**WORK INSTRUCTION:** Across the entries below, how many lines contain the word "does"? Give the number alone.

**RECORD SET:**
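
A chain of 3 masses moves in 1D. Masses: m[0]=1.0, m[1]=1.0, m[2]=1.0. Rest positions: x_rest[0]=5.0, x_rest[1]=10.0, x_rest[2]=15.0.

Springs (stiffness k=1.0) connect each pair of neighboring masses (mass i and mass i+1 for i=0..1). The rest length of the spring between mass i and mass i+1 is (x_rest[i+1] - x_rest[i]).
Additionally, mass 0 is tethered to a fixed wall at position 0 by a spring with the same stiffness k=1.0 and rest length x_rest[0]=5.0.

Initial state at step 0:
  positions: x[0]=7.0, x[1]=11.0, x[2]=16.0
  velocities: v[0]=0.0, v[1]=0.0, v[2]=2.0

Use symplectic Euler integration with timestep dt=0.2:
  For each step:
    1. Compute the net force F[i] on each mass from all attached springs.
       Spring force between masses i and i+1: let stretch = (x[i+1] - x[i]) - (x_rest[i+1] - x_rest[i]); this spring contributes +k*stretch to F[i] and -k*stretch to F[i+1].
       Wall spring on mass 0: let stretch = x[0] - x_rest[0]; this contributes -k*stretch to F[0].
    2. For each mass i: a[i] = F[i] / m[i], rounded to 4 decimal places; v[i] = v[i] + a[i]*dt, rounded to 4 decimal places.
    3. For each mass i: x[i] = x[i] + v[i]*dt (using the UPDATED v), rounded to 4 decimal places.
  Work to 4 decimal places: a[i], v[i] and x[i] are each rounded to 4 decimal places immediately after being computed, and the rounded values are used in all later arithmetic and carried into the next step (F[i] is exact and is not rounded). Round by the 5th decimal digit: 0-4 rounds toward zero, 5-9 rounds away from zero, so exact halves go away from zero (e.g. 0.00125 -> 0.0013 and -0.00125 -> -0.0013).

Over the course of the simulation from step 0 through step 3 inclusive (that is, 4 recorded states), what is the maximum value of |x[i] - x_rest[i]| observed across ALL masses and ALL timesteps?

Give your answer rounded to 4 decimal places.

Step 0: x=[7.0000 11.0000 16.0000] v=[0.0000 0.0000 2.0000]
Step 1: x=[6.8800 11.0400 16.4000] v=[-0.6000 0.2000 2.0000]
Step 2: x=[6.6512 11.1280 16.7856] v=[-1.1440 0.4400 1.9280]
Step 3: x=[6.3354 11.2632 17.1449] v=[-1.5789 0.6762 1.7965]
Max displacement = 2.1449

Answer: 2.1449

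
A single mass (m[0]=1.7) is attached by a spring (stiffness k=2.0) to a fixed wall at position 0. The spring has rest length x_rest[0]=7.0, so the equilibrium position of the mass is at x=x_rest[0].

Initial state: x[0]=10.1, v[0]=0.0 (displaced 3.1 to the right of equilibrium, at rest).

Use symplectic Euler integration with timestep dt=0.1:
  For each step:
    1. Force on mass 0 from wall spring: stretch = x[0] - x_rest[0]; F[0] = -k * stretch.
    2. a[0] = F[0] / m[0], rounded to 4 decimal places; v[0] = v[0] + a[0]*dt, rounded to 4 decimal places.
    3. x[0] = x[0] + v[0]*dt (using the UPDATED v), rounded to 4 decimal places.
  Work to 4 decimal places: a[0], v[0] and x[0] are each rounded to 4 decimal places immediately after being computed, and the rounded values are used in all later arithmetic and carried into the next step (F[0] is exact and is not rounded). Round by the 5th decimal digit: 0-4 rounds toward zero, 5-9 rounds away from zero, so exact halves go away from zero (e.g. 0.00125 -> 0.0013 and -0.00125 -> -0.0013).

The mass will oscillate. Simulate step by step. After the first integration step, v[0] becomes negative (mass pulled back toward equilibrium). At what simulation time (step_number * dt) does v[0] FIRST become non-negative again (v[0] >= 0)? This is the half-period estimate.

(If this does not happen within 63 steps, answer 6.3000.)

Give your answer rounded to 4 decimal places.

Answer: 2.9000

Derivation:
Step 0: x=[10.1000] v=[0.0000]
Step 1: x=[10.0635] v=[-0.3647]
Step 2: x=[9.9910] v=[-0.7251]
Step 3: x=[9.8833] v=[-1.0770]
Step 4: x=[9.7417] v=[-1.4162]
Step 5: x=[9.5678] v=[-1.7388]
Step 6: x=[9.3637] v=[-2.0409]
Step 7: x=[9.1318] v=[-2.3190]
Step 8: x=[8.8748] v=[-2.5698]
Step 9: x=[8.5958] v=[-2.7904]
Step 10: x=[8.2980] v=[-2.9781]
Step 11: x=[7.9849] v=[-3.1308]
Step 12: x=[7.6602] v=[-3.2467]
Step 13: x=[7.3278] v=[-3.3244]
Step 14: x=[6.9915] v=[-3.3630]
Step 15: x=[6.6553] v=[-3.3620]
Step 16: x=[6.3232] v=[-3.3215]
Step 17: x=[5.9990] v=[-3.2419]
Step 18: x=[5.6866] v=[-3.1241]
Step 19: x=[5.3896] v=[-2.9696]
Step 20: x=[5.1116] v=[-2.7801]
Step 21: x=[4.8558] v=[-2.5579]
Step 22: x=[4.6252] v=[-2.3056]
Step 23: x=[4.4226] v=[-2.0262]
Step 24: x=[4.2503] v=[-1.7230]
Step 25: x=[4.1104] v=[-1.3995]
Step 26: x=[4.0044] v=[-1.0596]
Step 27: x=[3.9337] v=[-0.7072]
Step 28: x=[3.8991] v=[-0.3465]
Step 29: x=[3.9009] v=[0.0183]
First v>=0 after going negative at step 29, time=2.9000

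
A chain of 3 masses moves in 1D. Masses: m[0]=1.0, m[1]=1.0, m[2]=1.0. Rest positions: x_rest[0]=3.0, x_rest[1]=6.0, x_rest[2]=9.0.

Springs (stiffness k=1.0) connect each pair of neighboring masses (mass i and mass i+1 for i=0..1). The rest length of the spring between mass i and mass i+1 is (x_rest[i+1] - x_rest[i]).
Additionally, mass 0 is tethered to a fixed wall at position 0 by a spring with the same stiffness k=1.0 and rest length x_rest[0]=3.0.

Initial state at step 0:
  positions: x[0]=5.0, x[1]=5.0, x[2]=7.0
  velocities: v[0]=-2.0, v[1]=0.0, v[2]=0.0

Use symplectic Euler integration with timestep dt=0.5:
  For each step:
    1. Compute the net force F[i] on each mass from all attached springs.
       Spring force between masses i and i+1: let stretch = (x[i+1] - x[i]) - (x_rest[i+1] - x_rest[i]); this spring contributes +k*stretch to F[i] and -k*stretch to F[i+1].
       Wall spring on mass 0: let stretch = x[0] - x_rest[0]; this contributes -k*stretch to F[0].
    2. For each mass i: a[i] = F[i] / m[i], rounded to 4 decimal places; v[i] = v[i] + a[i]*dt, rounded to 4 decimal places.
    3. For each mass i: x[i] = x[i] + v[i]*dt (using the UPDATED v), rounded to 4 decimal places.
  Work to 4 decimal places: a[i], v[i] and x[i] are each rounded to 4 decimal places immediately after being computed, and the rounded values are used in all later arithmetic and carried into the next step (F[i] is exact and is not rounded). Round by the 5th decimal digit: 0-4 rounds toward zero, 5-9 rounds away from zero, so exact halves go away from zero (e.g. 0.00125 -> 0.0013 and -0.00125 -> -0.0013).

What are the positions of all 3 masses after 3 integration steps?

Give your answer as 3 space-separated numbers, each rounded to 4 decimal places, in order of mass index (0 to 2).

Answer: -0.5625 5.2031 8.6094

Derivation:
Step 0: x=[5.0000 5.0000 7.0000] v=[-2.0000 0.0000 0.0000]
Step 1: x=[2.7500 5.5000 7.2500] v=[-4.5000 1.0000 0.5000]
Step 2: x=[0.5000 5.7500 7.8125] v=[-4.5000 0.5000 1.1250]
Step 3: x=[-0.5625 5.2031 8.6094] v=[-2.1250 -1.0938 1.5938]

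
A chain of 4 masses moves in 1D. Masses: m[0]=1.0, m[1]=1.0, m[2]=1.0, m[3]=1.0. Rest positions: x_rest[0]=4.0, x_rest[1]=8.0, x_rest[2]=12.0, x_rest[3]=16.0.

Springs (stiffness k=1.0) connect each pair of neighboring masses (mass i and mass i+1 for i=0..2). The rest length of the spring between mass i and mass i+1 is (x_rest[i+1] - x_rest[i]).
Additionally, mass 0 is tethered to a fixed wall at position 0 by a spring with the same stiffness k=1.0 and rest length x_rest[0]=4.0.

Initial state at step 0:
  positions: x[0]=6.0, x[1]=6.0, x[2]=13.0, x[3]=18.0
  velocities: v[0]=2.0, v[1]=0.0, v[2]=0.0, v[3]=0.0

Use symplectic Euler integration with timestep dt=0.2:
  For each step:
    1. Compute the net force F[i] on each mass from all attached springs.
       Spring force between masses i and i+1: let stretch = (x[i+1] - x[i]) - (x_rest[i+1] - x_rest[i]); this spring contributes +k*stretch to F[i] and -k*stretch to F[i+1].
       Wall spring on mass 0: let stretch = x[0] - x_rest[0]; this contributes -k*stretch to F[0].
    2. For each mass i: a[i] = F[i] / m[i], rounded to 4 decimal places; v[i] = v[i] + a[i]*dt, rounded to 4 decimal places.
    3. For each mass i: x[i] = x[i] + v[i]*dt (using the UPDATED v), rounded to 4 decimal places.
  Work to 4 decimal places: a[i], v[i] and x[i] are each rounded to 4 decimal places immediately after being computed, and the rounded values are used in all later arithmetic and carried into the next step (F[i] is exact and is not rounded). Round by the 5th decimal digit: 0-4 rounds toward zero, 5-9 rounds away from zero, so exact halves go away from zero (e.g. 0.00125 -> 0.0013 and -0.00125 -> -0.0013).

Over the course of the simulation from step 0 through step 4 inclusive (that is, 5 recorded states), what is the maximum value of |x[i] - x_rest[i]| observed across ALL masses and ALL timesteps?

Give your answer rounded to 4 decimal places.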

**RESPONSE TO THIS EXERCISE:** 2